─── INFORMATION GIVEN
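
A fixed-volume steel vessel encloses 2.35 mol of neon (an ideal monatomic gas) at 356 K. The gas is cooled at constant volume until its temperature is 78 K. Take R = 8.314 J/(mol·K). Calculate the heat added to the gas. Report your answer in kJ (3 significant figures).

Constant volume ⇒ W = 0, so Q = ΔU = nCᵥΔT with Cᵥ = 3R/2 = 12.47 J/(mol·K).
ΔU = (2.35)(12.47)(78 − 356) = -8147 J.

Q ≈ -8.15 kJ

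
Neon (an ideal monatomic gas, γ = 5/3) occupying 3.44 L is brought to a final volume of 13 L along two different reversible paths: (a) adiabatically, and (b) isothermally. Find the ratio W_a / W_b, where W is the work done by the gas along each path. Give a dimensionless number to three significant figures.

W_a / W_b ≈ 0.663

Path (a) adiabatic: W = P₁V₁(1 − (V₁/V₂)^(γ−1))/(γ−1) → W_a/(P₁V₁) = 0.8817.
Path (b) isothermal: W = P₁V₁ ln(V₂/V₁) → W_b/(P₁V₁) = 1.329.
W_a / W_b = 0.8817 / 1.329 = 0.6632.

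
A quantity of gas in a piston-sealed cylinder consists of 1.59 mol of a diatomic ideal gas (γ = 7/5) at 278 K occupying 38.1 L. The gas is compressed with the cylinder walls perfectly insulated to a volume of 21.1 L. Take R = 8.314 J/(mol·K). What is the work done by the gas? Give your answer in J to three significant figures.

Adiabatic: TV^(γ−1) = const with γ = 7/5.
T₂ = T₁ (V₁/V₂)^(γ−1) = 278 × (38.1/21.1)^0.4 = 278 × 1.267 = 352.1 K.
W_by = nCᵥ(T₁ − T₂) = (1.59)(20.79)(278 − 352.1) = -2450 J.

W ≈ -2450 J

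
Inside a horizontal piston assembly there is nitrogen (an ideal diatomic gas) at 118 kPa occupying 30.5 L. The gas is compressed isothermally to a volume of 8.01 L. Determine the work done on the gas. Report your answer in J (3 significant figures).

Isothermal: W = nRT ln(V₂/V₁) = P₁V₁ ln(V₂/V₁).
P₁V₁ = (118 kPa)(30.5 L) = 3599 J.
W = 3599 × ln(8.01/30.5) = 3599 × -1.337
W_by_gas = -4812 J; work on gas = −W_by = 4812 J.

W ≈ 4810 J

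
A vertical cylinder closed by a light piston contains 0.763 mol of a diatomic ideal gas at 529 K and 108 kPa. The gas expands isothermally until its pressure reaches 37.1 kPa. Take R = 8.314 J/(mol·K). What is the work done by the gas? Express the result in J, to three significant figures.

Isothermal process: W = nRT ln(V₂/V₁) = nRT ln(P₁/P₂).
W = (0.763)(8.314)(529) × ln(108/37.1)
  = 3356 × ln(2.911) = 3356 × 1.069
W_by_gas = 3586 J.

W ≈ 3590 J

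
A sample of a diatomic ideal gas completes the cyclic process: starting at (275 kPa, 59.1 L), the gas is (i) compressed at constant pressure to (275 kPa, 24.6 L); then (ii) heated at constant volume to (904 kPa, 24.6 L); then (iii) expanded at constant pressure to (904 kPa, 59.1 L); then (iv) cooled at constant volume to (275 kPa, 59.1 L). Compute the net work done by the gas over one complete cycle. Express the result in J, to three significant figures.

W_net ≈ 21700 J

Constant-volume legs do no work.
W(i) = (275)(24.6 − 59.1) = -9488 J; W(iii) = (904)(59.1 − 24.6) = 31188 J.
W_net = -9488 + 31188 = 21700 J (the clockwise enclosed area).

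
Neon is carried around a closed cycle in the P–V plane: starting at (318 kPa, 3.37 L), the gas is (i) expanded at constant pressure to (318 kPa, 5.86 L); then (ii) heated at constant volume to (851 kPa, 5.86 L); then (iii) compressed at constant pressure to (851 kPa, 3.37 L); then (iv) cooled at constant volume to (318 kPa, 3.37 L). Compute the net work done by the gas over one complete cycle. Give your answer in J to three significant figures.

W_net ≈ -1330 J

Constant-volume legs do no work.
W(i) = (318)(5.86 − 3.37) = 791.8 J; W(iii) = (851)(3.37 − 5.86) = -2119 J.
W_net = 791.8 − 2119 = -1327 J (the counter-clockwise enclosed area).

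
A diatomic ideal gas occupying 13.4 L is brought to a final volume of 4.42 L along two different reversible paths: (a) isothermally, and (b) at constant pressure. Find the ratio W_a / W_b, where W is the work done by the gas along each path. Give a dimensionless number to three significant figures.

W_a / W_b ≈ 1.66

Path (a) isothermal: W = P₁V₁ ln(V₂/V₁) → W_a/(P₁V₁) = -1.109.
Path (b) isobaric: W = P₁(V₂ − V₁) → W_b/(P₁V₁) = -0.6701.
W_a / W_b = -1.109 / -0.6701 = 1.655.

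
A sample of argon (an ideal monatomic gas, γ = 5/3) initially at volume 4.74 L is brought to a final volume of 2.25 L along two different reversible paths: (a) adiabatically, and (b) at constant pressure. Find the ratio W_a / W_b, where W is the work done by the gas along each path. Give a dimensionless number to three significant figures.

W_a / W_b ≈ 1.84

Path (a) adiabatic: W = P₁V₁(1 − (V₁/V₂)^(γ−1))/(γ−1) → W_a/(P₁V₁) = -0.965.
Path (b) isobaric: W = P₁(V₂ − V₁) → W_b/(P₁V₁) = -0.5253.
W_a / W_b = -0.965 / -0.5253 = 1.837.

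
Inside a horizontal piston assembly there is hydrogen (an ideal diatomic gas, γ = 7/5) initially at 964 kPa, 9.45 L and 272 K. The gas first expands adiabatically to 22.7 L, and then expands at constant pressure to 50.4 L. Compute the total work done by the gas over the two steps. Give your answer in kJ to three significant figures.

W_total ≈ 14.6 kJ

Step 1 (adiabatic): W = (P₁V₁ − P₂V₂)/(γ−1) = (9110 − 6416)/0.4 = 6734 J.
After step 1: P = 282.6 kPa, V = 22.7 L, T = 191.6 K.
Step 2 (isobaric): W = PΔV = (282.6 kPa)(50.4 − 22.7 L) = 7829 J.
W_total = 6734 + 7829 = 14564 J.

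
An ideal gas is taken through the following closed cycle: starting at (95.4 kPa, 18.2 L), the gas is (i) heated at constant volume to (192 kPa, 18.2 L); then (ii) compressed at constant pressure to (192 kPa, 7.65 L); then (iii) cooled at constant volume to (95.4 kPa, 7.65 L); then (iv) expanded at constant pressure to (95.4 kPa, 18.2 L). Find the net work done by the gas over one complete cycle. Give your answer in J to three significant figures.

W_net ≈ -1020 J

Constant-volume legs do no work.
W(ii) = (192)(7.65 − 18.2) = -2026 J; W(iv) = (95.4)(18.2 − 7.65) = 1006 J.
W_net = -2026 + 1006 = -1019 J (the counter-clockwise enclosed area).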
──────
▶ **PROBLEM**
Exactly as they stand above, retype all of the records.

▶ **RESPONSE FOR THIS EXERCISE**
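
A fixed-volume steel vessel encloses 2.35 mol of neon (an ideal monatomic gas) at 356 K. The gas is cooled at constant volume until its temperature is 78 K. Take R = 8.314 J/(mol·K). Calculate the heat added to the gas. Report your answer in kJ (3 significant figures).

Constant volume ⇒ W = 0, so Q = ΔU = nCᵥΔT with Cᵥ = 3R/2 = 12.47 J/(mol·K).
ΔU = (2.35)(12.47)(78 − 356) = -8147 J.

Q ≈ -8.15 kJ

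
Neon (an ideal monatomic gas, γ = 5/3) occupying 3.44 L is brought to a final volume of 13 L along two different reversible paths: (a) adiabatically, and (b) isothermally. Find the ratio W_a / W_b, where W is the work done by the gas along each path. Give a dimensionless number to three significant figures.

W_a / W_b ≈ 0.663

Path (a) adiabatic: W = P₁V₁(1 − (V₁/V₂)^(γ−1))/(γ−1) → W_a/(P₁V₁) = 0.8817.
Path (b) isothermal: W = P₁V₁ ln(V₂/V₁) → W_b/(P₁V₁) = 1.329.
W_a / W_b = 0.8817 / 1.329 = 0.6632.

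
A quantity of gas in a piston-sealed cylinder consists of 1.59 mol of a diatomic ideal gas (γ = 7/5) at 278 K occupying 38.1 L. The gas is compressed with the cylinder walls perfectly insulated to a volume of 21.1 L. Take R = 8.314 J/(mol·K). What is the work done by the gas? Give your answer in J to three significant figures.

Adiabatic: TV^(γ−1) = const with γ = 7/5.
T₂ = T₁ (V₁/V₂)^(γ−1) = 278 × (38.1/21.1)^0.4 = 278 × 1.267 = 352.1 K.
W_by = nCᵥ(T₁ − T₂) = (1.59)(20.79)(278 − 352.1) = -2450 J.

W ≈ -2450 J

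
Inside a horizontal piston assembly there is nitrogen (an ideal diatomic gas) at 118 kPa occupying 30.5 L. The gas is compressed isothermally to a volume of 8.01 L. Determine the work done on the gas. Report your answer in J (3 significant figures).

Isothermal: W = nRT ln(V₂/V₁) = P₁V₁ ln(V₂/V₁).
P₁V₁ = (118 kPa)(30.5 L) = 3599 J.
W = 3599 × ln(8.01/30.5) = 3599 × -1.337
W_by_gas = -4812 J; work on gas = −W_by = 4812 J.

W ≈ 4810 J

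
A vertical cylinder closed by a light piston contains 0.763 mol of a diatomic ideal gas at 529 K and 108 kPa. The gas expands isothermally until its pressure reaches 37.1 kPa. Take R = 8.314 J/(mol·K). What is the work done by the gas? Express the result in J, to three significant figures.

Isothermal process: W = nRT ln(V₂/V₁) = nRT ln(P₁/P₂).
W = (0.763)(8.314)(529) × ln(108/37.1)
  = 3356 × ln(2.911) = 3356 × 1.069
W_by_gas = 3586 J.

W ≈ 3590 J

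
A sample of a diatomic ideal gas completes the cyclic process: starting at (275 kPa, 59.1 L), the gas is (i) compressed at constant pressure to (275 kPa, 24.6 L); then (ii) heated at constant volume to (904 kPa, 24.6 L); then (iii) expanded at constant pressure to (904 kPa, 59.1 L); then (iv) cooled at constant volume to (275 kPa, 59.1 L). Compute the net work done by the gas over one complete cycle. Express the result in J, to three significant figures.

W_net ≈ 21700 J

Constant-volume legs do no work.
W(i) = (275)(24.6 − 59.1) = -9488 J; W(iii) = (904)(59.1 − 24.6) = 31188 J.
W_net = -9488 + 31188 = 21700 J (the clockwise enclosed area).

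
Neon is carried around a closed cycle in the P–V plane: starting at (318 kPa, 3.37 L), the gas is (i) expanded at constant pressure to (318 kPa, 5.86 L); then (ii) heated at constant volume to (851 kPa, 5.86 L); then (iii) compressed at constant pressure to (851 kPa, 3.37 L); then (iv) cooled at constant volume to (318 kPa, 3.37 L). Compute the net work done by the gas over one complete cycle. Give your answer in J to three significant figures.

W_net ≈ -1330 J

Constant-volume legs do no work.
W(i) = (318)(5.86 − 3.37) = 791.8 J; W(iii) = (851)(3.37 − 5.86) = -2119 J.
W_net = 791.8 − 2119 = -1327 J (the counter-clockwise enclosed area).

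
A diatomic ideal gas occupying 13.4 L is brought to a final volume of 4.42 L along two different reversible paths: (a) isothermally, and (b) at constant pressure. Find the ratio W_a / W_b, where W is the work done by the gas along each path. Give a dimensionless number to three significant figures.

W_a / W_b ≈ 1.66

Path (a) isothermal: W = P₁V₁ ln(V₂/V₁) → W_a/(P₁V₁) = -1.109.
Path (b) isobaric: W = P₁(V₂ − V₁) → W_b/(P₁V₁) = -0.6701.
W_a / W_b = -1.109 / -0.6701 = 1.655.

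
A sample of argon (an ideal monatomic gas, γ = 5/3) initially at volume 4.74 L is brought to a final volume of 2.25 L along two different reversible paths: (a) adiabatically, and (b) at constant pressure. Find the ratio W_a / W_b, where W is the work done by the gas along each path. Give a dimensionless number to three significant figures.

W_a / W_b ≈ 1.84

Path (a) adiabatic: W = P₁V₁(1 − (V₁/V₂)^(γ−1))/(γ−1) → W_a/(P₁V₁) = -0.965.
Path (b) isobaric: W = P₁(V₂ − V₁) → W_b/(P₁V₁) = -0.5253.
W_a / W_b = -0.965 / -0.5253 = 1.837.

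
Inside a horizontal piston assembly there is hydrogen (an ideal diatomic gas, γ = 7/5) initially at 964 kPa, 9.45 L and 272 K. The gas first expands adiabatically to 22.7 L, and then expands at constant pressure to 50.4 L. Compute the total work done by the gas over the two steps. Give your answer in kJ to three significant figures.

W_total ≈ 14.6 kJ

Step 1 (adiabatic): W = (P₁V₁ − P₂V₂)/(γ−1) = (9110 − 6416)/0.4 = 6734 J.
After step 1: P = 282.6 kPa, V = 22.7 L, T = 191.6 K.
Step 2 (isobaric): W = PΔV = (282.6 kPa)(50.4 − 22.7 L) = 7829 J.
W_total = 6734 + 7829 = 14564 J.

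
An ideal gas is taken through the following closed cycle: starting at (95.4 kPa, 18.2 L), the gas is (i) heated at constant volume to (192 kPa, 18.2 L); then (ii) compressed at constant pressure to (192 kPa, 7.65 L); then (iii) cooled at constant volume to (95.4 kPa, 7.65 L); then (iv) expanded at constant pressure to (95.4 kPa, 18.2 L). Find the net work done by the gas over one complete cycle. Give your answer in J to three significant figures.

W_net ≈ -1020 J

Constant-volume legs do no work.
W(ii) = (192)(7.65 − 18.2) = -2026 J; W(iv) = (95.4)(18.2 − 7.65) = 1006 J.
W_net = -2026 + 1006 = -1019 J (the counter-clockwise enclosed area).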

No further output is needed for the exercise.